-- Exercise --
Once you reach the line containing "On Tuesday, April", copy it and every line after it exactly, through the end of the data below.

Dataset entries
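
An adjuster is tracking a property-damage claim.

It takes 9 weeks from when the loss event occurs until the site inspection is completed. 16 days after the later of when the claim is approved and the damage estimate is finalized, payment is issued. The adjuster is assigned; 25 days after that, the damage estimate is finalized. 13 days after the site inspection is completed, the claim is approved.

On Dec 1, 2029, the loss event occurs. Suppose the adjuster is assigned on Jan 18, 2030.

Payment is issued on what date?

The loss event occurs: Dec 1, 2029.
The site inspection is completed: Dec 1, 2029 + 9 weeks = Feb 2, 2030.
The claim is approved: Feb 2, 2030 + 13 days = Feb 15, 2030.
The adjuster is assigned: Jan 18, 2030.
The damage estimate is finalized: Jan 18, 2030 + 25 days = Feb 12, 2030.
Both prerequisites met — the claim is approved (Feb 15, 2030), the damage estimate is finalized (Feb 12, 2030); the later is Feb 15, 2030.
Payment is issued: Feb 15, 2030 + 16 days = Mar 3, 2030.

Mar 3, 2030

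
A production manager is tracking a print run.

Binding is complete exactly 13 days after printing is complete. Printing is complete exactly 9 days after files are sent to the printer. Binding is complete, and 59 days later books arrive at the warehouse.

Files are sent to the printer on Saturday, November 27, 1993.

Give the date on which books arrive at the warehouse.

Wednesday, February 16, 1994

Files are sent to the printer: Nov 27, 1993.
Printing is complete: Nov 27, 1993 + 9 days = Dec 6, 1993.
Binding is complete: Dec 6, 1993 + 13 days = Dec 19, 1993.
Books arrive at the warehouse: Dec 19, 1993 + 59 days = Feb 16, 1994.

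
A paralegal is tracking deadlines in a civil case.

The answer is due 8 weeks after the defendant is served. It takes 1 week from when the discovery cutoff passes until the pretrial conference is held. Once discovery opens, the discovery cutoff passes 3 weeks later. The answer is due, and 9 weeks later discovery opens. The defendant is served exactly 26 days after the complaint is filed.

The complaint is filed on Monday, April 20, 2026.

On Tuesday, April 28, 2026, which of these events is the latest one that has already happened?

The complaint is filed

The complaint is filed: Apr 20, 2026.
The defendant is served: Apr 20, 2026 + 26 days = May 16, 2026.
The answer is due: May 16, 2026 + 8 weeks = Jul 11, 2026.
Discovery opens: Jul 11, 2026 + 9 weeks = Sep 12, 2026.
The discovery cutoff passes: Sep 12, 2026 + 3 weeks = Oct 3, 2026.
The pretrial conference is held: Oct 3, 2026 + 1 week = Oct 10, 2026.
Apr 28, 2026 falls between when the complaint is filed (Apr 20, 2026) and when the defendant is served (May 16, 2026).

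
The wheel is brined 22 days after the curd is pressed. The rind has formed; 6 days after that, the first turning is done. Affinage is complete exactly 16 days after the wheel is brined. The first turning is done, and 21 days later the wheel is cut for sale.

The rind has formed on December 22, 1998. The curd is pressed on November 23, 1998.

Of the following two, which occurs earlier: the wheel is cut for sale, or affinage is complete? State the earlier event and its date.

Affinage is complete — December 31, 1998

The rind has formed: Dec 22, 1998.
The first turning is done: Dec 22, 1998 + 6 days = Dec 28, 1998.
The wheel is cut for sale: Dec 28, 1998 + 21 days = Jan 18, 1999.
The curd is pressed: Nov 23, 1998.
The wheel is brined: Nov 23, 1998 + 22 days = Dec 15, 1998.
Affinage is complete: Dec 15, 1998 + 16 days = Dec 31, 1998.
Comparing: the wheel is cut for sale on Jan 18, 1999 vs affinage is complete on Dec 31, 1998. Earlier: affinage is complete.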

-- Response area --
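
On Tuesday, April 28, 2026, which of these events is the latest one that has already happened?

The complaint is filed

The complaint is filed: Apr 20, 2026.
The defendant is served: Apr 20, 2026 + 26 days = May 16, 2026.
The answer is due: May 16, 2026 + 8 weeks = Jul 11, 2026.
Discovery opens: Jul 11, 2026 + 9 weeks = Sep 12, 2026.
The discovery cutoff passes: Sep 12, 2026 + 3 weeks = Oct 3, 2026.
The pretrial conference is held: Oct 3, 2026 + 1 week = Oct 10, 2026.
Apr 28, 2026 falls between when the complaint is filed (Apr 20, 2026) and when the defendant is served (May 16, 2026).

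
The wheel is brined 22 days after the curd is pressed. The rind has formed; 6 days after that, the first turning is done. Affinage is complete exactly 16 days after the wheel is brined. The first turning is done, and 21 days later the wheel is cut for sale.

The rind has formed on December 22, 1998. The curd is pressed on November 23, 1998.

Of the following two, which occurs earlier: the wheel is cut for sale, or affinage is complete? State the earlier event and its date.

Affinage is complete — December 31, 1998

The rind has formed: Dec 22, 1998.
The first turning is done: Dec 22, 1998 + 6 days = Dec 28, 1998.
The wheel is cut for sale: Dec 28, 1998 + 21 days = Jan 18, 1999.
The curd is pressed: Nov 23, 1998.
The wheel is brined: Nov 23, 1998 + 22 days = Dec 15, 1998.
Affinage is complete: Dec 15, 1998 + 16 days = Dec 31, 1998.
Comparing: the wheel is cut for sale on Jan 18, 1999 vs affinage is complete on Dec 31, 1998. Earlier: affinage is complete.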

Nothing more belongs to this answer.